> **MATERIAL FOR THE TASK**
****************************************
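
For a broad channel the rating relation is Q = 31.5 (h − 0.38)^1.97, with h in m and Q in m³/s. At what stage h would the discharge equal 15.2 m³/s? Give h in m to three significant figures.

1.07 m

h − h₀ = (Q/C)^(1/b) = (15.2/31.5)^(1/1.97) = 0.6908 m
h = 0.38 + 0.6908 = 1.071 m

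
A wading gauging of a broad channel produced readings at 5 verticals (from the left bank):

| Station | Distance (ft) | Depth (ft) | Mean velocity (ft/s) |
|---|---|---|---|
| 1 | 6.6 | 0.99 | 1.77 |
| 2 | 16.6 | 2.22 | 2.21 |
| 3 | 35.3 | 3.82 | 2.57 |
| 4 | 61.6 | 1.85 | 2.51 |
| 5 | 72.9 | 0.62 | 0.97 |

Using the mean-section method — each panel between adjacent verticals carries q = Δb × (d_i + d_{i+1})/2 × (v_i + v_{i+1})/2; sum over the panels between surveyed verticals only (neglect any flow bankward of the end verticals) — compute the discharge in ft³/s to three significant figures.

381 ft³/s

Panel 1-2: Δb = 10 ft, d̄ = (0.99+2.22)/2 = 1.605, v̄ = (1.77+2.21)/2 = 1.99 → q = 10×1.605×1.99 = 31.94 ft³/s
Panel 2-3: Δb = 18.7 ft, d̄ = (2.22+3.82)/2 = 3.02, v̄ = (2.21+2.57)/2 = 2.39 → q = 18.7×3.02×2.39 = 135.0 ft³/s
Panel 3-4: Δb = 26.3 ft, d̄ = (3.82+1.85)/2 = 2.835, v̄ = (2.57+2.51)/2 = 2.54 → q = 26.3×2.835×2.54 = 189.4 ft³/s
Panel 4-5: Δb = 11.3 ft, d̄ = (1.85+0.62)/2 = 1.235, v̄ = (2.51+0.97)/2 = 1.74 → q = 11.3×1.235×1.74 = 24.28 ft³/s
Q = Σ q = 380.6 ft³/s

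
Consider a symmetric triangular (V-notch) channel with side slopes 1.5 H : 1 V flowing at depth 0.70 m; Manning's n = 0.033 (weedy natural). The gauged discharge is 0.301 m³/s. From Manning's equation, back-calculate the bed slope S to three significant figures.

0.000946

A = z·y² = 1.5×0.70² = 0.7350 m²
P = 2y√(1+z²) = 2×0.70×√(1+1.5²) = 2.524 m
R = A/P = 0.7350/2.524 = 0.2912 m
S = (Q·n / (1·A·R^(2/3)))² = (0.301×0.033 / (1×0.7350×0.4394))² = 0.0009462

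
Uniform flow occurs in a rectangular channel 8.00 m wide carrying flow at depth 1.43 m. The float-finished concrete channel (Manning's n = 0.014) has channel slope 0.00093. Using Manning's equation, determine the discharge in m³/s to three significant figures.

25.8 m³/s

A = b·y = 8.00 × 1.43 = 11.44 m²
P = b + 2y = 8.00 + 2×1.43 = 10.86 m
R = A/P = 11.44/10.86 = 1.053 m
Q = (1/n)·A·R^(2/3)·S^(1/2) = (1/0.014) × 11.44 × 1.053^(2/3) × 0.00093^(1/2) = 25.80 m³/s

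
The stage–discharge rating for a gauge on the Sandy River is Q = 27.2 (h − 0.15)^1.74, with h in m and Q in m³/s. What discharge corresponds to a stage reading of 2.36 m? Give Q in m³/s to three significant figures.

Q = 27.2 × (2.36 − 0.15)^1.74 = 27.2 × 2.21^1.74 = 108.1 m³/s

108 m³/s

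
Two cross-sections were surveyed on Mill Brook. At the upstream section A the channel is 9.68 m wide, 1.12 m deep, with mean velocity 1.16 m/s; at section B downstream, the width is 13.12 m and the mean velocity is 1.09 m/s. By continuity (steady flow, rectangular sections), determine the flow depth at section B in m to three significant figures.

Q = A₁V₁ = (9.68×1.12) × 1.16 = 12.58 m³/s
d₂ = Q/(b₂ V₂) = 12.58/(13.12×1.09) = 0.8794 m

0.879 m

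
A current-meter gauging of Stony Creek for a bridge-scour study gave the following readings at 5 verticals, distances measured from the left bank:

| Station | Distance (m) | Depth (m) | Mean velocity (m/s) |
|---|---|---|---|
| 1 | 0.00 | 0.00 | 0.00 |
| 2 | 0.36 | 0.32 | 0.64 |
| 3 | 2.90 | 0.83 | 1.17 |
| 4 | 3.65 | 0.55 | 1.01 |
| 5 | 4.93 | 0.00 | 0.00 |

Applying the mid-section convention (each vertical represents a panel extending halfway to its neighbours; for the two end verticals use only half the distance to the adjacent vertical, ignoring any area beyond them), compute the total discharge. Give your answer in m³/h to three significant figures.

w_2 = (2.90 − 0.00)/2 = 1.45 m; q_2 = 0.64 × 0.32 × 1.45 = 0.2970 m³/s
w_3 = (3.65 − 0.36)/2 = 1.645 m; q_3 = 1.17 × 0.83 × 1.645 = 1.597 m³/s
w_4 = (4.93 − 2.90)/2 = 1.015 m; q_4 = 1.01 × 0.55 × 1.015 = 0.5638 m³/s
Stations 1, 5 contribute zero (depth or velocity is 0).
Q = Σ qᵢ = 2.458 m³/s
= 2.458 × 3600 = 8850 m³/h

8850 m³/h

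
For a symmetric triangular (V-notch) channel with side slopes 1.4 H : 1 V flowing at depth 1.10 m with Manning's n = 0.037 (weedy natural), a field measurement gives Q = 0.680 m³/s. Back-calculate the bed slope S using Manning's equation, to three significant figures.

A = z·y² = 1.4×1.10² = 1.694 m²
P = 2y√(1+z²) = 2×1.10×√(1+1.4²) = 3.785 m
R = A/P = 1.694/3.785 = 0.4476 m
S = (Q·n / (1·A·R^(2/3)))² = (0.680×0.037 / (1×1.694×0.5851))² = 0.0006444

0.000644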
****************************************
> **ACTIVITY**
The answer must be the complete listing, repeated exactly.

> **OUTPUT**
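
For a broad channel the rating relation is Q = 31.5 (h − 0.38)^1.97, with h in m and Q in m³/s. At what stage h would the discharge equal 15.2 m³/s? Give h in m to three significant figures.

1.07 m

h − h₀ = (Q/C)^(1/b) = (15.2/31.5)^(1/1.97) = 0.6908 m
h = 0.38 + 0.6908 = 1.071 m

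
A wading gauging of a broad channel produced readings at 5 verticals (from the left bank):

| Station | Distance (ft) | Depth (ft) | Mean velocity (ft/s) |
|---|---|---|---|
| 1 | 6.6 | 0.99 | 1.77 |
| 2 | 16.6 | 2.22 | 2.21 |
| 3 | 35.3 | 3.82 | 2.57 |
| 4 | 61.6 | 1.85 | 2.51 |
| 5 | 72.9 | 0.62 | 0.97 |

Using the mean-section method — each panel between adjacent verticals carries q = Δb × (d_i + d_{i+1})/2 × (v_i + v_{i+1})/2; sum over the panels between surveyed verticals only (neglect any flow bankward of the end verticals) — compute the discharge in ft³/s to three significant figures.

381 ft³/s

Panel 1-2: Δb = 10 ft, d̄ = (0.99+2.22)/2 = 1.605, v̄ = (1.77+2.21)/2 = 1.99 → q = 10×1.605×1.99 = 31.94 ft³/s
Panel 2-3: Δb = 18.7 ft, d̄ = (2.22+3.82)/2 = 3.02, v̄ = (2.21+2.57)/2 = 2.39 → q = 18.7×3.02×2.39 = 135.0 ft³/s
Panel 3-4: Δb = 26.3 ft, d̄ = (3.82+1.85)/2 = 2.835, v̄ = (2.57+2.51)/2 = 2.54 → q = 26.3×2.835×2.54 = 189.4 ft³/s
Panel 4-5: Δb = 11.3 ft, d̄ = (1.85+0.62)/2 = 1.235, v̄ = (2.51+0.97)/2 = 1.74 → q = 11.3×1.235×1.74 = 24.28 ft³/s
Q = Σ q = 380.6 ft³/s

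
Consider a symmetric triangular (V-notch) channel with side slopes 1.5 H : 1 V flowing at depth 0.70 m; Manning's n = 0.033 (weedy natural). The gauged discharge is 0.301 m³/s. From Manning's equation, back-calculate the bed slope S to three significant figures.

0.000946

A = z·y² = 1.5×0.70² = 0.7350 m²
P = 2y√(1+z²) = 2×0.70×√(1+1.5²) = 2.524 m
R = A/P = 0.7350/2.524 = 0.2912 m
S = (Q·n / (1·A·R^(2/3)))² = (0.301×0.033 / (1×0.7350×0.4394))² = 0.0009462

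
Uniform flow occurs in a rectangular channel 8.00 m wide carrying flow at depth 1.43 m. The float-finished concrete channel (Manning's n = 0.014) has channel slope 0.00093. Using Manning's equation, determine the discharge in m³/s to three significant figures.

25.8 m³/s

A = b·y = 8.00 × 1.43 = 11.44 m²
P = b + 2y = 8.00 + 2×1.43 = 10.86 m
R = A/P = 11.44/10.86 = 1.053 m
Q = (1/n)·A·R^(2/3)·S^(1/2) = (1/0.014) × 11.44 × 1.053^(2/3) × 0.00093^(1/2) = 25.80 m³/s

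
The stage–discharge rating for a gauge on the Sandy River is Q = 27.2 (h − 0.15)^1.74, with h in m and Q in m³/s. What discharge corresponds to a stage reading of 2.36 m? Give Q in m³/s to three significant figures.

Q = 27.2 × (2.36 − 0.15)^1.74 = 27.2 × 2.21^1.74 = 108.1 m³/s

108 m³/s

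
Two cross-sections were surveyed on Mill Brook. At the upstream section A the channel is 9.68 m wide, 1.12 m deep, with mean velocity 1.16 m/s; at section B downstream, the width is 13.12 m and the mean velocity is 1.09 m/s. By continuity (steady flow, rectangular sections), determine the flow depth at section B in m to three significant figures.

Q = A₁V₁ = (9.68×1.12) × 1.16 = 12.58 m³/s
d₂ = Q/(b₂ V₂) = 12.58/(13.12×1.09) = 0.8794 m

0.879 m

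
A current-meter gauging of Stony Creek for a bridge-scour study gave the following readings at 5 verticals, distances measured from the left bank:

| Station | Distance (m) | Depth (m) | Mean velocity (m/s) |
|---|---|---|---|
| 1 | 0.00 | 0.00 | 0.00 |
| 2 | 0.36 | 0.32 | 0.64 |
| 3 | 2.90 | 0.83 | 1.17 |
| 4 | 3.65 | 0.55 | 1.01 |
| 5 | 4.93 | 0.00 | 0.00 |

Applying the mid-section convention (each vertical represents a panel extending halfway to its neighbours; for the two end verticals use only half the distance to the adjacent vertical, ignoring any area beyond them), compute the total discharge. Give your answer in m³/h to three significant figures.

w_2 = (2.90 − 0.00)/2 = 1.45 m; q_2 = 0.64 × 0.32 × 1.45 = 0.2970 m³/s
w_3 = (3.65 − 0.36)/2 = 1.645 m; q_3 = 1.17 × 0.83 × 1.645 = 1.597 m³/s
w_4 = (4.93 − 2.90)/2 = 1.015 m; q_4 = 1.01 × 0.55 × 1.015 = 0.5638 m³/s
Stations 1, 5 contribute zero (depth or velocity is 0).
Q = Σ qᵢ = 2.458 m³/s
= 2.458 × 3600 = 8850 m³/h

8850 m³/h

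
For a symmetric triangular (V-notch) channel with side slopes 1.4 H : 1 V flowing at depth 1.10 m with Manning's n = 0.037 (weedy natural), a field measurement gives Q = 0.680 m³/s. Back-calculate the bed slope S using Manning's equation, to three significant figures.

A = z·y² = 1.4×1.10² = 1.694 m²
P = 2y√(1+z²) = 2×1.10×√(1+1.4²) = 3.785 m
R = A/P = 1.694/3.785 = 0.4476 m
S = (Q·n / (1·A·R^(2/3)))² = (0.680×0.037 / (1×1.694×0.5851))² = 0.0006444

0.000644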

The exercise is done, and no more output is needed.